Available data:
++++++++
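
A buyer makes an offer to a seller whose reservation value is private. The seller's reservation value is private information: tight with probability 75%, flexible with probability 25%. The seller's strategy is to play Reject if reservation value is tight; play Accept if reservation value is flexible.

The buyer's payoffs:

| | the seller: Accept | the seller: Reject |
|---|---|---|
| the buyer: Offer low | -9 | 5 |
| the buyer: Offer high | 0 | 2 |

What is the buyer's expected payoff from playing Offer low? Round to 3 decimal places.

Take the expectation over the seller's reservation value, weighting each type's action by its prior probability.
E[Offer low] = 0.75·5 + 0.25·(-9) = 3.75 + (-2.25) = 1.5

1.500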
++++++++
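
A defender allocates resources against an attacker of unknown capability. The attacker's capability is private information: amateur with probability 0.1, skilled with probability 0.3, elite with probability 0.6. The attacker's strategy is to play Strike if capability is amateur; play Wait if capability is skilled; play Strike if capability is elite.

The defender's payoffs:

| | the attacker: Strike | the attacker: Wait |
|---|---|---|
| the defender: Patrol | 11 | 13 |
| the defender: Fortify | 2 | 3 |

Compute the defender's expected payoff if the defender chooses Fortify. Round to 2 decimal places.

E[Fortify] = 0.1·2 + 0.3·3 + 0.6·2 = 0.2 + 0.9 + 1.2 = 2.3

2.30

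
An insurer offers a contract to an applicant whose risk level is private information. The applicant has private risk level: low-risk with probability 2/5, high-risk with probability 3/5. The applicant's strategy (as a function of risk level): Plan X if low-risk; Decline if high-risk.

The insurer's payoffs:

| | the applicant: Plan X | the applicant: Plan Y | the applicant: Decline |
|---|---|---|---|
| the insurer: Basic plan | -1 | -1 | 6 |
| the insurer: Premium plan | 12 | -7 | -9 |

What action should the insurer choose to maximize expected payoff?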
++++++++
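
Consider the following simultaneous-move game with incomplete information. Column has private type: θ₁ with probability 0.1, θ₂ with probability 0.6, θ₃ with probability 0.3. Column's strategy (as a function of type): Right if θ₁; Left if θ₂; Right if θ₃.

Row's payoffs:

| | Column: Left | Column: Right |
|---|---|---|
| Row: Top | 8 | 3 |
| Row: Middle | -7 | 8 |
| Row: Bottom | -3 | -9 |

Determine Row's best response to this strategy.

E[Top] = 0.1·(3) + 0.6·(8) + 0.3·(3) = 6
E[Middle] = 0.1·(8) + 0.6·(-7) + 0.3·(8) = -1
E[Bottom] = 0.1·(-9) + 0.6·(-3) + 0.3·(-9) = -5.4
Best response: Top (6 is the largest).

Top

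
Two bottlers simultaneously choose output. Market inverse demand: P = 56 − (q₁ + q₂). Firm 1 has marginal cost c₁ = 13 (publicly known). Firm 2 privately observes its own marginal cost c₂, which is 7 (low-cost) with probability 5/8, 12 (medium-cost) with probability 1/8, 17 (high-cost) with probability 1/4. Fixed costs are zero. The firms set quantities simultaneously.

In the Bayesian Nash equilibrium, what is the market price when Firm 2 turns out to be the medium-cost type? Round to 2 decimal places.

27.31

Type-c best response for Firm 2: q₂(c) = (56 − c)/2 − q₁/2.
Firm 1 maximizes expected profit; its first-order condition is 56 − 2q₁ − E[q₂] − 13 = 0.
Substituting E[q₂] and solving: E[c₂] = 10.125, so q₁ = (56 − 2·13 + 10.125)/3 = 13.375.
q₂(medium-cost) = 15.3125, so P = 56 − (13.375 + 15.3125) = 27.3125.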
++++++++
Goal of the exercise:
What lines above hold the word "Reject"? Pull each one out.

Response to this task:
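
A buyer makes an offer to a seller whose reservation value is private. The seller's reservation value is private information: tight with probability 75%, flexible with probability 25%. The seller's strategy is to play Reject if reservation value is tight; play Accept if reservation value is flexible.
| | the seller: Accept | the seller: Reject |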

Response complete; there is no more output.